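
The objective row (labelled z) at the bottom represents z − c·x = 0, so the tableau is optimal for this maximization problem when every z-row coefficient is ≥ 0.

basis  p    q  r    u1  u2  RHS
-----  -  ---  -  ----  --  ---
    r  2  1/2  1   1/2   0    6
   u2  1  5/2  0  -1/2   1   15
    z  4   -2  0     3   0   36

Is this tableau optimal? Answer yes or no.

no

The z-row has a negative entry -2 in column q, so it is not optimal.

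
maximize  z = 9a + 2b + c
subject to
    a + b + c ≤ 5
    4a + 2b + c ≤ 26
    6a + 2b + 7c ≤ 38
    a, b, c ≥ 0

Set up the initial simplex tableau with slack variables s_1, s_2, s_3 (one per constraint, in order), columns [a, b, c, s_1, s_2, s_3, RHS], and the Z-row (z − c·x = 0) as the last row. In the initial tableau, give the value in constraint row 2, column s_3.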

==============================

Set the data down again in full. Keep it exact.

## Your solution
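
The objective row (labelled z) at the bottom represents z − c·x = 0, so the tableau is optimal for this maximization problem when every z-row coefficient is ≥ 0.

basis  p    q  r    u1  u2  RHS
-----  -  ---  -  ----  --  ---
    r  2  1/2  1   1/2   0    6
   u2  1  5/2  0  -1/2   1   15
    z  4   -2  0     3   0   36

Is this tableau optimal? Answer yes or no.

no

The z-row has a negative entry -2 in column q, so it is not optimal.

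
maximize  z = 9a + 2b + c
subject to
    a + b + c ≤ 5
    4a + 2b + c ≤ 26
    6a + 2b + 7c ≤ 38
    a, b, c ≥ 0

Set up the initial simplex tableau with slack variables s_1, s_2, s_3 (one per constraint, in order), columns [a, b, c, s_1, s_2, s_3, RHS], and the Z-row (z − c·x = 0) as the last row. In the initial tableau, give the value in constraint row 2, column s_3.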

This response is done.